[Collected data entries]
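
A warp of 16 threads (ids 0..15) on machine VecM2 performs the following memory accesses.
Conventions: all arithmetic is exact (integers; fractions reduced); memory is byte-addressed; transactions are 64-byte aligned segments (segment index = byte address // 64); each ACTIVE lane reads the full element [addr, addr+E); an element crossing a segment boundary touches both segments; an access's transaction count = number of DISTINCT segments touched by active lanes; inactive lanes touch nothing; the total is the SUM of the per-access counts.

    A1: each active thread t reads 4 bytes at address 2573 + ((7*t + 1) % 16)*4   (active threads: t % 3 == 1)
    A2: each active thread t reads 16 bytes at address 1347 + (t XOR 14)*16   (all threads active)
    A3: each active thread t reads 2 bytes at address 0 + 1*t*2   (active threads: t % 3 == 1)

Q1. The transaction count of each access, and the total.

A1: 2 transactions
A2: 5 transactions
A3: 1 transaction

Answer: 2,5,1; total 8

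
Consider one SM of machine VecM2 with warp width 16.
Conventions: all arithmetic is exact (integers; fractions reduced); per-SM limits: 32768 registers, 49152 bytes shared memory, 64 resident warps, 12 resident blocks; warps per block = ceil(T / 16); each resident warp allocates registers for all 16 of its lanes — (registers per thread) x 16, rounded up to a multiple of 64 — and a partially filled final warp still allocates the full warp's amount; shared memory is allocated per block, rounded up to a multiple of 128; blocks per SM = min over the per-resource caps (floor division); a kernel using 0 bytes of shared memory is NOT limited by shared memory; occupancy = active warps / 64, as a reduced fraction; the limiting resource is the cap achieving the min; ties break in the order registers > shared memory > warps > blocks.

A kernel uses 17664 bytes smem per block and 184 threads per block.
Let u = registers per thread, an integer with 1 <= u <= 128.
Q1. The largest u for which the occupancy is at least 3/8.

Answer: u = 84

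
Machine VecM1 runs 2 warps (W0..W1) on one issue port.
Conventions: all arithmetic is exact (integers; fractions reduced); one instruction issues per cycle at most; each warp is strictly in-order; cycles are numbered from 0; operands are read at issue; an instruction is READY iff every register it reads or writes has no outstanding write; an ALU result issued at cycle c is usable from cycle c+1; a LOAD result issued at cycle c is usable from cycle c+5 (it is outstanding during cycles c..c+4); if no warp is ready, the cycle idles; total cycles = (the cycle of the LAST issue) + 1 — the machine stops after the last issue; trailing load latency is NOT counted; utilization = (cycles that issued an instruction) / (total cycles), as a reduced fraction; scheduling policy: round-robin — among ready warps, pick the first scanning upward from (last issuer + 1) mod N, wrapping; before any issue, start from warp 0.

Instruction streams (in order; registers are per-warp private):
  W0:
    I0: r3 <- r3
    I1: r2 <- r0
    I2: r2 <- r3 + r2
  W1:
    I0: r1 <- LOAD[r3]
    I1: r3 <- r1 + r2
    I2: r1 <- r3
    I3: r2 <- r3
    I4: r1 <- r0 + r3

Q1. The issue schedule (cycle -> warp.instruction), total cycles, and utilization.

cycle 0: W0.I0
cycle 1: W1.I0
cycle 2: W0.I1
cycle 3: W0.I2
cycle 4: idle
cycle 5: idle
cycle 6: W1.I1
cycle 7: W1.I2
cycle 8: W1.I3
cycle 9: W1.I4

Answer: 10 cycles, utilization 4/5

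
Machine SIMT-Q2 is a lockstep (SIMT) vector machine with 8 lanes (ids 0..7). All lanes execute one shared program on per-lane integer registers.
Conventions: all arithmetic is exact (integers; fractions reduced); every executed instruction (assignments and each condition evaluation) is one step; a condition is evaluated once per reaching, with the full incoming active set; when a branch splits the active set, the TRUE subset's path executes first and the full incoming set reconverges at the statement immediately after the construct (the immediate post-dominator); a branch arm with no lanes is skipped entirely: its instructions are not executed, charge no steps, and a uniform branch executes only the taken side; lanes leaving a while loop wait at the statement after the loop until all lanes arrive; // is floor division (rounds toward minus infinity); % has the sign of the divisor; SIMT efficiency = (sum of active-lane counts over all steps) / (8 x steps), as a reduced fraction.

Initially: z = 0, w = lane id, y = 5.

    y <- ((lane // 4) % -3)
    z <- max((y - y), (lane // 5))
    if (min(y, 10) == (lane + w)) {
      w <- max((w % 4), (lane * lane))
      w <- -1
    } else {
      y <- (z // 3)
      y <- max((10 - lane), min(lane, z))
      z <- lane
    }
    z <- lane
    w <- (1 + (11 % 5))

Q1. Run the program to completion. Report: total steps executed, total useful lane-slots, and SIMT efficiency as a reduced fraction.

Answer: 10 steps, 63 useful, 63/80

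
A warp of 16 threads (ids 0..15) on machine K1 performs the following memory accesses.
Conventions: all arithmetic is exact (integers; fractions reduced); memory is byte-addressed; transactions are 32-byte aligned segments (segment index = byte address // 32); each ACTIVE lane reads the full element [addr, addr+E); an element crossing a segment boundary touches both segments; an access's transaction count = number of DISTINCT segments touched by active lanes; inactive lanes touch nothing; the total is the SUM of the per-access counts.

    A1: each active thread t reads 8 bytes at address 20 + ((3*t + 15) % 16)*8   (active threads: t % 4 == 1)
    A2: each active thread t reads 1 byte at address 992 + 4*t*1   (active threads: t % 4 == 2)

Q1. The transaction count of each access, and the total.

A1: 4 transactions
A2: 2 transactions

Answer: 4,2; total 6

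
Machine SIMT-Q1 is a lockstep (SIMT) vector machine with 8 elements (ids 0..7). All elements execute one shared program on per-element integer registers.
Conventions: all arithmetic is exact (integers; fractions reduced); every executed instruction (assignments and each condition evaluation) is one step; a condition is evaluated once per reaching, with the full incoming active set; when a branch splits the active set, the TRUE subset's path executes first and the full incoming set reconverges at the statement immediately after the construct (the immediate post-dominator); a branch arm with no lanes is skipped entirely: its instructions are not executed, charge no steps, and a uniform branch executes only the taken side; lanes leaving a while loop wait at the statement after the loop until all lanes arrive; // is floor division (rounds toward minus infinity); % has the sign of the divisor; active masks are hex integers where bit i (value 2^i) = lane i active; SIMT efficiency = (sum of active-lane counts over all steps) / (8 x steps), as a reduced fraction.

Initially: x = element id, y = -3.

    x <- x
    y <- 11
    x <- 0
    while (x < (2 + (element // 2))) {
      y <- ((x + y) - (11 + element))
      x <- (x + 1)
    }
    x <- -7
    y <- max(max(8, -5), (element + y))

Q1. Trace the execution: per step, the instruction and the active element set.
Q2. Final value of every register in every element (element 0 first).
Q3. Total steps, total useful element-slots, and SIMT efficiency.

step 0: x <- x                       0xff
step 1: y <- 11                      0xff
step 2: x <- 0                       0xff
step 3: eval (x < (2 + (element // 2))) 0xff
step 4: y <- ((x + y) - (11 + element)) 0xff
step 5: x <- (x + 1)                 0xff
step 6: eval (x < (2 + (element // 2))) 0xff
step 7: y <- ((x + y) - (11 + element)) 0xff
step 8: x <- (x + 1)                 0xff
step 9: eval (x < (2 + (element // 2))) 0xff
step 10: y <- ((x + y) - (11 + element)) 0xfc
step 11: x <- (x + 1)                 0xfc
step 12: eval (x < (2 + (element // 2))) 0xfc
step 13: y <- ((x + y) - (11 + element)) 0xf0
step 14: x <- (x + 1)                 0xf0
step 15: eval (x < (2 + (element // 2))) 0xf0
step 16: y <- ((x + y) - (11 + element)) 0xc0
step 17: x <- (x + 1)                 0xc0
step 18: eval (x < (2 + (element // 2))) 0xc0
step 19: x <- -7                      0xff
step 20: y <- max(max(8, -5), (element + y)) 0xff

Answer: 21 steps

x: -7,-7,-7,-7,-7,-7,-7,-7
y: 8,8,8,8,8,8,8,8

steps = 21; useful = 132; efficiency = 132/168 = 11/14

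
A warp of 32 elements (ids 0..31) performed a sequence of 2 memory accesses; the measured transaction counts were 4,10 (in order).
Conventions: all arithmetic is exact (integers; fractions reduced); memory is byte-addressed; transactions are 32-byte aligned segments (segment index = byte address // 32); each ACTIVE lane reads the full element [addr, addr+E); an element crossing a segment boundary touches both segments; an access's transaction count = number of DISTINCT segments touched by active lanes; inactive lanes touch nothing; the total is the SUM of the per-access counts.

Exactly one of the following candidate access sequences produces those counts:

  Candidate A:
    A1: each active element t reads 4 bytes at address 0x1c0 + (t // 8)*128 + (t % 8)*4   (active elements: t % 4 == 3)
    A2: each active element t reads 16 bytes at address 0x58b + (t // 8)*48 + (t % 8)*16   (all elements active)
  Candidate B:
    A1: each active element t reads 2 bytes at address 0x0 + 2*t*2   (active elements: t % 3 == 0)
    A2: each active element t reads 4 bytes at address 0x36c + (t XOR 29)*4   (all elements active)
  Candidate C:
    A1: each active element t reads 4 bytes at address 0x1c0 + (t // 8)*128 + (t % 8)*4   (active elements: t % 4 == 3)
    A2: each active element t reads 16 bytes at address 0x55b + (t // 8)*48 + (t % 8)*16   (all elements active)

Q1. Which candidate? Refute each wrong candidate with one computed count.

A: A2 gives 9 transactions, not 10
B: A2 gives 5 transactions, not 10
C: all counts match (4,10)

Answer: C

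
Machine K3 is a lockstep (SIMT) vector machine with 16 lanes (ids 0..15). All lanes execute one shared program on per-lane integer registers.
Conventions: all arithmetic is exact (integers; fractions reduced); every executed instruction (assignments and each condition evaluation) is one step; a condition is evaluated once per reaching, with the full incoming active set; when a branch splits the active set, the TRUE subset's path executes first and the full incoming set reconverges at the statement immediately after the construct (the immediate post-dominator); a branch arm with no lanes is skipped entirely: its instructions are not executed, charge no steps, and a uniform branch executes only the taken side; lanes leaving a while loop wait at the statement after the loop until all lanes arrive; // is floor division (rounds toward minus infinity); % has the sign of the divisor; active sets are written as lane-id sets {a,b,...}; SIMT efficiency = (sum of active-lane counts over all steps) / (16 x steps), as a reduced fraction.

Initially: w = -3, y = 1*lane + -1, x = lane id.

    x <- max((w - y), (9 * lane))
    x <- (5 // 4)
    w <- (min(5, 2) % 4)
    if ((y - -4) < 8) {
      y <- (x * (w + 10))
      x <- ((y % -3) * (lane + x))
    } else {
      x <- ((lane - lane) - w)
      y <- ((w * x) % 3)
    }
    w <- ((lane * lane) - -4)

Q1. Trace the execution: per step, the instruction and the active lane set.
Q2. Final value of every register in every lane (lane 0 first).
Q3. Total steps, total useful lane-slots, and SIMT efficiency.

step 0: x <- max((w - y), (9 * lane)) {0,1,2,3,4,5,6,7,8,9,10,11,12,13,14,15}
step 1: x <- (5 // 4)                {0,1,2,3,4,5,6,7,8,9,10,11,12,13,14,15}
step 2: w <- (min(5, 2) % 4)         {0,1,2,3,4,5,6,7,8,9,10,11,12,13,14,15}
step 3: eval ((y - -4) < 8)          {0,1,2,3,4,5,6,7,8,9,10,11,12,13,14,15}
step 4: y <- (x * (w + 10))          {0,1,2,3,4}
step 5: x <- ((y % -3) * (lane + x)) {0,1,2,3,4}
step 6: x <- ((lane - lane) - w)     {5,6,7,8,9,10,11,12,13,14,15}
step 7: y <- ((w * x) % 3)           {5,6,7,8,9,10,11,12,13,14,15}
step 8: w <- ((lane * lane) - -4)    {0,1,2,3,4,5,6,7,8,9,10,11,12,13,14,15}

Answer: 9 steps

w: 4,5,8,13,20,29,40,53,68,85,104,125,148,173,200,229
y: 12,12,12,12,12,2,2,2,2,2,2,2,2,2,2,2
x: 0,0,0,0,0,-2,-2,-2,-2,-2,-2,-2,-2,-2,-2,-2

steps = 9; useful = 112; efficiency = 112/144 = 7/9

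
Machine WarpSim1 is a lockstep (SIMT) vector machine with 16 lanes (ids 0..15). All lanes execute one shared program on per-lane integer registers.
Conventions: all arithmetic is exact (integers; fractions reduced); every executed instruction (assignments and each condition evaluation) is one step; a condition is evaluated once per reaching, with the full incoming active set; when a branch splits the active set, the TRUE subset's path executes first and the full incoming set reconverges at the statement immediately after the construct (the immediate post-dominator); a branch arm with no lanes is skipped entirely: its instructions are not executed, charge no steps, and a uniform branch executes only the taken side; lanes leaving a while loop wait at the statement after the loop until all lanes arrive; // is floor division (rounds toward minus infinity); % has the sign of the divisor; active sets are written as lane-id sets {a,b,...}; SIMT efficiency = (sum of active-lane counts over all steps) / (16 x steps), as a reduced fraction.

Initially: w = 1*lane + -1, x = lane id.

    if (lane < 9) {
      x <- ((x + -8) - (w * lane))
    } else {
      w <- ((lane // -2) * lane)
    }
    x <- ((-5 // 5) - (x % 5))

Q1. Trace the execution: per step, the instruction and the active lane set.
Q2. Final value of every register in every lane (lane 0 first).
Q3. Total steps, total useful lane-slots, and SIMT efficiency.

step 0: eval (lane < 9)              {0,1,2,3,4,5,6,7,8,9,10,11,12,13,14,15}
step 1: x <- ((x + -8) - (w * lane)) {0,1,2,3,4,5,6,7,8}
step 2: w <- ((lane // -2) * lane)   {9,10,11,12,13,14,15}
step 3: x <- ((-5 // 5) - (x % 5))   {0,1,2,3,4,5,6,7,8,9,10,11,12,13,14,15}

Answer: 4 steps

w: -1,0,1,2,3,4,5,6,7,-45,-50,-66,-72,-91,-98,-120
x: -3,-4,-3,-5,-5,-3,-4,-3,-5,-5,-1,-2,-3,-4,-5,-1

steps = 4; useful = 48; efficiency = 48/64 = 3/4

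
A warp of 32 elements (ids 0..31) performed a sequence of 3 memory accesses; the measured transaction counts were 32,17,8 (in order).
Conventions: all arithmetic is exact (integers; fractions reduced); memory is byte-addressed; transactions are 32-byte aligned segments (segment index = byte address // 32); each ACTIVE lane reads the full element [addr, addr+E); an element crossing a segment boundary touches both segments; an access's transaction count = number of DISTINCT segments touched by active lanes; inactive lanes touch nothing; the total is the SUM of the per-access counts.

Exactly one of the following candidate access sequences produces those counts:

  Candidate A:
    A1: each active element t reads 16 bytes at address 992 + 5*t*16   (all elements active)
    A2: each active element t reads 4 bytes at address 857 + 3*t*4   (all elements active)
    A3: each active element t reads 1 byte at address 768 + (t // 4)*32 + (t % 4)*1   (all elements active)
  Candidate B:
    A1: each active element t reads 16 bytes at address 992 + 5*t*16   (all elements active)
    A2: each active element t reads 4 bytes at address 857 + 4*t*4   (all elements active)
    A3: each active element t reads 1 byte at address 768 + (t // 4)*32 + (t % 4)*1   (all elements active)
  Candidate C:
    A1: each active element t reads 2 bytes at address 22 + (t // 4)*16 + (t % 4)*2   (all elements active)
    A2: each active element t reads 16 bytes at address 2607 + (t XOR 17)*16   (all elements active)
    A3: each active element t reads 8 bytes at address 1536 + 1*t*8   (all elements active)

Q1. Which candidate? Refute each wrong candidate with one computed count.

A: A2 gives 13 transactions, not 17
C: A1 gives 5 transactions, not 32
B: all counts match (32,17,8)

Answer: B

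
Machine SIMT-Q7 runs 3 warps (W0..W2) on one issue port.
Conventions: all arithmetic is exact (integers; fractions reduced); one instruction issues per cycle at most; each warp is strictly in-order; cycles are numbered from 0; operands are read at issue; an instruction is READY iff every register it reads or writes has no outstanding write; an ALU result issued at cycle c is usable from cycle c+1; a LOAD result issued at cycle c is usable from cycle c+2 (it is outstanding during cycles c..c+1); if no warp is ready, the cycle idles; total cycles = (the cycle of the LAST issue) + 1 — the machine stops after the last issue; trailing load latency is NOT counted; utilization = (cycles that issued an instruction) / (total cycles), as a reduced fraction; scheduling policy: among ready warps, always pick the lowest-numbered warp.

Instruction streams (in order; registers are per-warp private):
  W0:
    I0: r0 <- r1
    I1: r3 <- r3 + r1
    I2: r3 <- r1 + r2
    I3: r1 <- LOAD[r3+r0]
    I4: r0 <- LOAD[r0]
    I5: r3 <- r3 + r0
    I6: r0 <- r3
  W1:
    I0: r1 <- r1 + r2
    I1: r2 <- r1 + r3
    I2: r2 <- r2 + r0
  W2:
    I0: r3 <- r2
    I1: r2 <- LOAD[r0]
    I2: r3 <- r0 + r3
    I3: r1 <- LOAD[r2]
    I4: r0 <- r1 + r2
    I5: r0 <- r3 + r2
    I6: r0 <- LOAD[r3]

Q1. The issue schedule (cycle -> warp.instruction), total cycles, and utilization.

cycle 0: W0.I0
cycle 1: W0.I1
cycle 2: W0.I2
cycle 3: W0.I3
cycle 4: W0.I4
cycle 5: W1.I0
cycle 6: W0.I5
cycle 7: W0.I6
cycle 8: W1.I1
cycle 9: W1.I2
cycle 10: W2.I0
cycle 11: W2.I1
cycle 12: W2.I2
cycle 13: W2.I3
cycle 14: idle
cycle 15: W2.I4
cycle 16: W2.I5
cycle 17: W2.I6

Answer: 18 cycles, utilization 17/18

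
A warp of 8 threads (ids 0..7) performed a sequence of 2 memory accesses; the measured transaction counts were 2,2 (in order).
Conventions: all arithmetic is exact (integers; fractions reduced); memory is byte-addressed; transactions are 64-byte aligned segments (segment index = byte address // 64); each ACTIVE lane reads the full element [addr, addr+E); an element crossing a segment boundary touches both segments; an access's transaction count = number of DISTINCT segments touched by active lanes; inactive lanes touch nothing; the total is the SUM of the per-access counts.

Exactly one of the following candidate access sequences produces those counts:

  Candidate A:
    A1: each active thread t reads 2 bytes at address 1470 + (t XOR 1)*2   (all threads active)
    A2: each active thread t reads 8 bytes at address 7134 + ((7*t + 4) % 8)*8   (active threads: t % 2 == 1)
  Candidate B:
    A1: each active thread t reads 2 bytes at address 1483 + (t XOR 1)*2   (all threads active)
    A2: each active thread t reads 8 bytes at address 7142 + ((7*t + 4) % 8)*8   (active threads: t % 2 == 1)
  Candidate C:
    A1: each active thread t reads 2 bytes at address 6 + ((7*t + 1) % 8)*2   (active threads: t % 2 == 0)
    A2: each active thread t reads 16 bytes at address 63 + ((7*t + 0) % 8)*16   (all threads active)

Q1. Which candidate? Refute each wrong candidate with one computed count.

B: A1 gives 1 transaction, not 2
C: A1 gives 1 transaction, not 2
A: all counts match (2,2)

Answer: A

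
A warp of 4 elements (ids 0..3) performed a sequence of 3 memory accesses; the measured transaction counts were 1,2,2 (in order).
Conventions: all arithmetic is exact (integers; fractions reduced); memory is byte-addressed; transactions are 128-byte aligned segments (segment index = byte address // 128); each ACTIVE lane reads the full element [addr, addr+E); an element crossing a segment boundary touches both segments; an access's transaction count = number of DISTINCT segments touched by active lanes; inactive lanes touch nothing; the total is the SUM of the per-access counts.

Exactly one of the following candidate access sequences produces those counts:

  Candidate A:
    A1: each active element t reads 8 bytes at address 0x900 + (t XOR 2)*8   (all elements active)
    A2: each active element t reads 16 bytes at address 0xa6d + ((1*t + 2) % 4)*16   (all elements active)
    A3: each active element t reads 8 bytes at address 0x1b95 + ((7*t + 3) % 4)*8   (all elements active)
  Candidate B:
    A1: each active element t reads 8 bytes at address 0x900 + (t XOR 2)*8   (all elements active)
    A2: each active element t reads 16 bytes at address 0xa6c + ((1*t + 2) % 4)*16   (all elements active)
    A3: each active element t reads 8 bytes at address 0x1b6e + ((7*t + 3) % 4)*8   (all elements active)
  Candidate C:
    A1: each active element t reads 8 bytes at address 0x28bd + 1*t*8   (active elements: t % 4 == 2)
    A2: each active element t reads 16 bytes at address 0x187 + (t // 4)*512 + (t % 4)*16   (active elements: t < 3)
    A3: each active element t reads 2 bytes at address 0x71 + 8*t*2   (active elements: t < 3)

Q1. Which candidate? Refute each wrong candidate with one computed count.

A: A3 gives 1 transaction, not 2
C: A2 gives 1 transaction, not 2
B: all counts match (1,2,2)

Answer: B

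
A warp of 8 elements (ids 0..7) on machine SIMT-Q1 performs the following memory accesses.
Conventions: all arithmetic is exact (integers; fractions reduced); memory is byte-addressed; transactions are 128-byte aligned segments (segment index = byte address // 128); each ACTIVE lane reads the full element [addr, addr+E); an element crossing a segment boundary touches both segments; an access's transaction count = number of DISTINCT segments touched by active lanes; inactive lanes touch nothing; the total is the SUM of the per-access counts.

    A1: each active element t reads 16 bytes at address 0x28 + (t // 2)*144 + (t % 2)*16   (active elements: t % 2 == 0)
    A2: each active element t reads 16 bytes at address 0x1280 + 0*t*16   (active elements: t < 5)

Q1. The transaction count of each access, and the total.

A1: 4 transactions
A2: 1 transaction

Answer: 4,1; total 5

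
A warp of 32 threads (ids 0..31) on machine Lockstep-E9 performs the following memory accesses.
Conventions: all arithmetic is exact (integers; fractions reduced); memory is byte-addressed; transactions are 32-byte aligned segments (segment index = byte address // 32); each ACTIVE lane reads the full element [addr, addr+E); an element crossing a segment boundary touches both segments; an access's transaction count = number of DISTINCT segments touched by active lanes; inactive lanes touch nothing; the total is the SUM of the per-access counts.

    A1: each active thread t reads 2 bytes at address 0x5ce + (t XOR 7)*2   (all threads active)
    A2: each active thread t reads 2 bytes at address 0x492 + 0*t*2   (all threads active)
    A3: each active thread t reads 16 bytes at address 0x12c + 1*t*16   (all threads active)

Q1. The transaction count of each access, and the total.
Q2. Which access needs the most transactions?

A1: 3 transactions
A2: 1 transaction
A3: 17 transactions

Answer: 3,1,17; total 21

Answer: A3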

Required action:
State how many lines of the data contain the word "were". Nothing besides the number belongs in the reply.

Solution for this task:
4